| Assigned task |
Transcribe the lines of the records starting with the one that has "Compute the partition shape of RSK(4, 3, 1, 2)." in it and ending with the last, and transcribe nothing else.

| Available data |

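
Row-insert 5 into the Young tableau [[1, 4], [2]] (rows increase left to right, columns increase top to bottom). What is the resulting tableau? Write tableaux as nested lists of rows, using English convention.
[[1, 4, 5], [2]]

5 is larger than every entry of row 1, so it is appended to row 1. The new tableau is [[1, 4, 5], [2]].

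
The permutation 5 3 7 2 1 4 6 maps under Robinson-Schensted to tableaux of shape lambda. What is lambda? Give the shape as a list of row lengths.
[3, 2, 1, 1]

RSK row insertion gives P = [[1, 4, 6], [2, 7], [3], [5]], which has shape [3, 2, 1, 1].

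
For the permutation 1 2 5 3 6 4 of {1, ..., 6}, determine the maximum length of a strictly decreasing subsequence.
2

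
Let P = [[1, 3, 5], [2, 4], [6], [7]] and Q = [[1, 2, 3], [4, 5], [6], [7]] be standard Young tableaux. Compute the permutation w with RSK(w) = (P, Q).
Reverse the RSK construction: for i from n down to 1, find the cell of Q containing i, remove the entry at that cell from P, and reverse-bump it up through P; the value ejected from row 1 is w(i).

Step i=7: Q has 7 at row 4, column 1; remove 7 from row 4 of P and reverse-bump: 7 enters row 3 and ejects 6; 6 enters row 2 and ejects 4; 4 enters row 1 and ejects 3. So w(7) = 3. P is now [[1, 4, 5], [2, 6], [7]].
Step i=6: Q has 6 at row 3, column 1; remove 7 from row 3 of P and reverse-bump: 7 enters row 2 and ejects 6; 6 enters row 1 and ejects 5. So w(6) = 5. P is now [[1, 4, 6], [2, 7]].
Step i=5: Q has 5 at row 2, column 2; remove 7 from row 2 of P and reverse-bump: 7 enters row 1 and ejects 6. So w(5) = 6. P is now [[1, 4, 7], [2]].
Step i=4: Q has 4 at row 2, column 1; remove 2 from row 2 of P and reverse-bump: 2 enters row 1 and ejects 1. So w(4) = 1. P is now [[2, 4, 7]].
Step i=3: Q has 3 at row 1, column 3; remove that cell from P, ejecting 7. So w(3) = 7. P is now [[2, 4]].
Step i=2: Q has 2 at row 1, column 2; remove that cell from P, ejecting 4. So w(2) = 4. P is now [[2]].
Step i=1: Q has 1 at row 1, column 1; remove that cell from P, ejecting 2. So w(1) = 2. P is now [].

So w = 2 4 7 1 6 5 3.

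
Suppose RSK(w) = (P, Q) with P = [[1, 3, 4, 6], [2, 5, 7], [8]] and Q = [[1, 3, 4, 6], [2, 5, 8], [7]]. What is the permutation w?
2 1 3 8 5 7 4 6

Reverse the RSK construction: for i from n down to 1, find the cell of Q containing i, remove the entry at that cell from P, and reverse-bump it up through P; the value ejected from row 1 is w(i).

Step i=8: Q has 8 at row 2, column 3; remove 7 from row 2 of P and reverse-bump: 7 enters row 1 and ejects 6. So w(8) = 6. P is now [[1, 3, 4, 7], [2, 5], [8]].
Step i=7: Q has 7 at row 3, column 1; remove 8 from row 3 of P and reverse-bump: 8 enters row 2 and ejects 5; 5 enters row 1 and ejects 4. So w(7) = 4. P is now [[1, 3, 5, 7], [2, 8]].
Step i=6: Q has 6 at row 1, column 4; remove that cell from P, ejecting 7. So w(6) = 7. P is now [[1, 3, 5], [2, 8]].
Step i=5: Q has 5 at row 2, column 2; remove 8 from row 2 of P and reverse-bump: 8 enters row 1 and ejects 5. So w(5) = 5. P is now [[1, 3, 8], [2]].
Step i=4: Q has 4 at row 1, column 3; remove that cell from P, ejecting 8. So w(4) = 8. P is now [[1, 3], [2]].
Step i=3: Q has 3 at row 1, column 2; remove that cell from P, ejecting 3. So w(3) = 3. P is now [[1], [2]].
Step i=2: Q has 2 at row 2, column 1; remove 2 from row 2 of P and reverse-bump: 2 enters row 1 and ejects 1. So w(2) = 1. P is now [[2]].
Step i=1: Q has 1 at row 1, column 1; remove that cell from P, ejecting 2. So w(1) = 2. P is now [].

So w = 2 1 3 8 5 7 4 6.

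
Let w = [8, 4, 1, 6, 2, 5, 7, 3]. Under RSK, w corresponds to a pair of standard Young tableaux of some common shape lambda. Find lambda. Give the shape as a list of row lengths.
RSK row insertion gives P = [[1, 2, 3, 7], [4, 5], [6], [8]], which has shape [4, 2, 1, 1].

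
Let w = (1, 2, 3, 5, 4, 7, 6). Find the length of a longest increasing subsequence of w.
5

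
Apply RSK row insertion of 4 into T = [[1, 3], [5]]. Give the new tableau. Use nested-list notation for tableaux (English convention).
4 is larger than every entry of row 1, so it is appended to row 1. The new tableau is [[1, 3, 4], [5]].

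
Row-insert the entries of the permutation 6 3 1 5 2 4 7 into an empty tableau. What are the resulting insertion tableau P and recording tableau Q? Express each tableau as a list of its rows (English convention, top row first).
Insert each entry of the permutation into P by Schensted row insertion, recording in Q the position of each new cell.

Insert 6: appended to row 1. P = [[6]].
Insert 3: 3 bumps 6 from row 1; 6 starts row 2. P = [[3], [6]].
Insert 1: 1 bumps 3 from row 1; 3 bumps 6 from row 2; 6 starts row 3. P = [[1], [3], [6]].
Insert 5: appended to row 1. P = [[1, 5], [3], [6]].
Insert 2: 2 bumps 5 from row 1; 5 appends to row 2. P = [[1, 2], [3, 5], [6]].
Insert 4: appended to row 1. P = [[1, 2, 4], [3, 5], [6]].
Insert 7: appended to row 1. P = [[1, 2, 4, 7], [3, 5], [6]].

So P = [[1, 2, 4, 7], [3, 5], [6]], Q = [[1, 4, 6, 7], [2, 5], [3]].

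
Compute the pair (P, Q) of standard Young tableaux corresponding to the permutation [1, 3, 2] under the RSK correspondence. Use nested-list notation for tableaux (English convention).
Insert each entry of the permutation into P by Schensted row insertion, recording in Q the position of each new cell.

Insert 1: appended to row 1. P = [[1]].
Insert 3: appended to row 1. P = [[1, 3]].
Insert 2: 2 bumps 3 from row 1; 3 starts row 2. P = [[1, 2], [3]].

So P = [[1, 2], [3]], Q = [[1, 2], [3]].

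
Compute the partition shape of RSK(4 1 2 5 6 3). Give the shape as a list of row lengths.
[4, 2]

Row-insert each entry into an empty tableau.

After inserting 4: P = [[4]].
After inserting 1: P = [[1], [4]].
After inserting 2: P = [[1, 2], [4]].
After inserting 5: P = [[1, 2, 5], [4]].
After inserting 6: P = [[1, 2, 5, 6], [4]].
After inserting 3: P = [[1, 2, 3, 6], [4, 5]].

The final insertion tableau P = [[1, 2, 3, 6], [4, 5]] has shape [4, 2].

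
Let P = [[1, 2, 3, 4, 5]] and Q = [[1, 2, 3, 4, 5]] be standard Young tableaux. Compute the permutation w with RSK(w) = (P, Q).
Reverse the RSK construction: for i from n down to 1, find the cell of Q containing i, remove the entry at that cell from P, and reverse-bump it up through P; the value ejected from row 1 is w(i).

Step i=5: Q has 5 at row 1, column 5; remove that cell from P, ejecting 5. So w(5) = 5. P is now [[1, 2, 3, 4]].
Step i=4: Q has 4 at row 1, column 4; remove that cell from P, ejecting 4. So w(4) = 4. P is now [[1, 2, 3]].
Step i=3: Q has 3 at row 1, column 3; remove that cell from P, ejecting 3. So w(3) = 3. P is now [[1, 2]].
Step i=2: Q has 2 at row 1, column 2; remove that cell from P, ejecting 2. So w(2) = 2. P is now [[1]].
Step i=1: Q has 1 at row 1, column 1; remove that cell from P, ejecting 1. So w(1) = 1. P is now [].

So w = 1 2 3 4 5.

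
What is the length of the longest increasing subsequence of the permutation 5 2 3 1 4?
3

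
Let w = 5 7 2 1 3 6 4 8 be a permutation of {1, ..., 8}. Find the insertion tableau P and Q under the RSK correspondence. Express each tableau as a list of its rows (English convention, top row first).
Insert each entry of the permutation into P by Schensted row insertion, recording in Q the position of each new cell.

Insert 5: appended to row 1. P = [[5]], Q = [[1]].
Insert 7: appended to row 1. P = [[5, 7]], Q = [[1, 2]].
Insert 2: 2 bumps 5 from row 1; 5 starts row 2. P = [[2, 7], [5]], Q = [[1, 2], [3]].
Insert 1: 1 bumps 2 from row 1; 2 bumps 5 from row 2; 5 starts row 3. P = [[1, 7], [2], [5]], Q = [[1, 2], [3], [4]].
Insert 3: 3 bumps 7 from row 1; 7 appends to row 2. P = [[1, 3], [2, 7], [5]], Q = [[1, 2], [3, 5], [4]].
Insert 6: appended to row 1. P = [[1, 3, 6], [2, 7], [5]], Q = [[1, 2, 6], [3, 5], [4]].
Insert 4: 4 bumps 6 from row 1; 6 bumps 7 from row 2; 7 appends to row 3. P = [[1, 3, 4], [2, 6], [5, 7]], Q = [[1, 2, 6], [3, 5], [4, 7]].
Insert 8: appended to row 1. P = [[1, 3, 4, 8], [2, 6], [5, 7]], Q = [[1, 2, 6, 8], [3, 5], [4, 7]].

So P = [[1, 3, 4, 8], [2, 6], [5, 7]], Q = [[1, 2, 6, 8], [3, 5], [4, 7]].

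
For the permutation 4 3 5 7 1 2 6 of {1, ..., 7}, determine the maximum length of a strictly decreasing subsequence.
3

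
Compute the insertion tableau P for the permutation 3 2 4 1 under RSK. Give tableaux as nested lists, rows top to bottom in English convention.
P = [[1, 4], [2], [3]]

Insert 3: appended to row 1. P = [[3]].
Insert 2: 2 bumps 3 from row 1; 3 starts row 2. P = [[2], [3]].
Insert 4: appended to row 1. P = [[2, 4], [3]].
Insert 1: 1 bumps 2 from row 1; 2 bumps 3 from row 2; 3 starts row 3. P = [[1, 4], [2], [3]].

So P = [[1, 4], [2], [3]].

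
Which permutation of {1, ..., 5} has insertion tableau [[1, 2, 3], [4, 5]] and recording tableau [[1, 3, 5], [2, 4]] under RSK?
4 1 5 2 3

Reverse RSK: for i = n, n-1, ..., 1, locate i in Q, remove the corresponding corner cell from P, and reverse-bump its entry up through P; the value ejected from row 1 is w(i).

So w = 4 1 5 2 3.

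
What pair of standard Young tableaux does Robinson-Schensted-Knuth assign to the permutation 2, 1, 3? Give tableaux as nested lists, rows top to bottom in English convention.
P = [[1, 3], [2]], Q = [[1, 3], [2]]

Insert each entry of the permutation into P by Schensted row insertion, recording in Q the position of each new cell.

Insert 2: appended to row 1. P = [[2]].
Insert 1: 1 bumps 2 from row 1; 2 starts row 2. P = [[1], [2]].
Insert 3: appended to row 1. P = [[1, 3], [2]].

So P = [[1, 3], [2]], Q = [[1, 3], [2]].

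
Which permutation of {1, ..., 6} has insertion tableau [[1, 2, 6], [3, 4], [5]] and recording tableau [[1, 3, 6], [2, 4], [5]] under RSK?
3 1 5 4 2 6

Reverse the RSK construction: for i from n down to 1, find the cell of Q containing i, remove the entry at that cell from P, and reverse-bump it up through P; the value ejected from row 1 is w(i).

Step i=6: Q has 6 at row 1, column 3; remove that cell from P, ejecting 6. So w(6) = 6. P is now [[1, 2], [3, 4], [5]].
Step i=5: Q has 5 at row 3, column 1; remove 5 from row 3 of P and reverse-bump: 5 enters row 2 and ejects 4; 4 enters row 1 and ejects 2. So w(5) = 2. P is now [[1, 4], [3, 5]].
Step i=4: Q has 4 at row 2, column 2; remove 5 from row 2 of P and reverse-bump: 5 enters row 1 and ejects 4. So w(4) = 4. P is now [[1, 5], [3]].
Step i=3: Q has 3 at row 1, column 2; remove that cell from P, ejecting 5. So w(3) = 5. P is now [[1], [3]].
Step i=2: Q has 2 at row 2, column 1; remove 3 from row 2 of P and reverse-bump: 3 enters row 1 and ejects 1. So w(2) = 1. P is now [[3]].
Step i=1: Q has 1 at row 1, column 1; remove that cell from P, ejecting 3. So w(1) = 3. P is now [].

So w = 3 1 5 4 2 6.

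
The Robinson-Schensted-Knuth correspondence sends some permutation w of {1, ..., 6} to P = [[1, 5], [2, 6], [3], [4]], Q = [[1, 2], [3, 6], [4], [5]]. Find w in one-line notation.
Reverse the RSK construction: for i from n down to 1, find the cell of Q containing i, remove the entry at that cell from P, and reverse-bump it up through P; the value ejected from row 1 is w(i).

Step i=6: Q has 6 at row 2, column 2; remove 6 from row 2 of P and reverse-bump: 6 enters row 1 and ejects 5. So w(6) = 5. P is now [[1, 6], [2], [3], [4]].
Step i=5: Q has 5 at row 4, column 1; remove 4 from row 4 of P and reverse-bump: 4 enters row 3 and ejects 3; 3 enters row 2 and ejects 2; 2 enters row 1 and ejects 1. So w(5) = 1. P is now [[2, 6], [3], [4]].
Step i=4: Q has 4 at row 3, column 1; remove 4 from row 3 of P and reverse-bump: 4 enters row 2 and ejects 3; 3 enters row 1 and ejects 2. So w(4) = 2. P is now [[3, 6], [4]].
Step i=3: Q has 3 at row 2, column 1; remove 4 from row 2 of P and reverse-bump: 4 enters row 1 and ejects 3. So w(3) = 3. P is now [[4, 6]].
Step i=2: Q has 2 at row 1, column 2; remove that cell from P, ejecting 6. So w(2) = 6. P is now [[4]].
Step i=1: Q has 1 at row 1, column 1; remove that cell from P, ejecting 4. So w(1) = 4. P is now [].

So w = 4 6 3 2 1 5.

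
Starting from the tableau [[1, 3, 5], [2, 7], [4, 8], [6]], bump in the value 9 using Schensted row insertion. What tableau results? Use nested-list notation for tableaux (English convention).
[[1, 3, 5, 9], [2, 7], [4, 8], [6]]

9 is larger than every entry of row 1, so it is appended to row 1. The new tableau is [[1, 3, 5, 9], [2, 7], [4, 8], [6]].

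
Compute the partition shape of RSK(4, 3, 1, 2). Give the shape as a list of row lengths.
[2, 1, 1]

RSK row insertion gives P = [[1, 2], [3], [4]], which has shape [2, 1, 1].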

| Solution to this exercise |
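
Compute the partition shape of RSK(4, 3, 1, 2). Give the shape as a list of row lengths.
[2, 1, 1]

RSK row insertion gives P = [[1, 2], [3], [4]], which has shape [2, 1, 1].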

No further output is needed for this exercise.